#### [Stored data entries]
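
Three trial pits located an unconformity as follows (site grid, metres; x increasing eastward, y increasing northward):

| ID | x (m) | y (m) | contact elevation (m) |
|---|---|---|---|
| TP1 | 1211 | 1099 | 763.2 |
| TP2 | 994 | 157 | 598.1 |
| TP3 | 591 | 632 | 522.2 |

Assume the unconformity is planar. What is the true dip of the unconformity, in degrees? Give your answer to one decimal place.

18.1°

Let the plane be z = a·x + b·y + c.
TP2−TP1: −217a − 942b = −165.1;  TP3−TP1: −620a − 467b = −241.
Solving gives a = 0.31059, b = 0.10372.
Gradient magnitude |∇z| = √(a² + b²) = √(0.09646 + 0.01076) = 0.32745.
True dip = arctan(0.32745) = 18.1°, dipping toward WSW (azimuth ≈ 252°).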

#### [WORK REQUIRED]
Set down the line that contains "157 | 598.1 |" exactly. Do the same for each later line of the data, through the end, and add nothing.

#### [ANSWER TO THIS TASK]
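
| TP2 | 994 | 157 | 598.1 |
| TP3 | 591 | 632 | 522.2 |

Assume the unconformity is planar. What is the true dip of the unconformity, in degrees? Give your answer to one decimal place.

18.1°

Let the plane be z = a·x + b·y + c.
TP2−TP1: −217a − 942b = −165.1;  TP3−TP1: −620a − 467b = −241.
Solving gives a = 0.31059, b = 0.10372.
Gradient magnitude |∇z| = √(a² + b²) = √(0.09646 + 0.01076) = 0.32745.
True dip = arctan(0.32745) = 18.1°, dipping toward WSW (azimuth ≈ 252°).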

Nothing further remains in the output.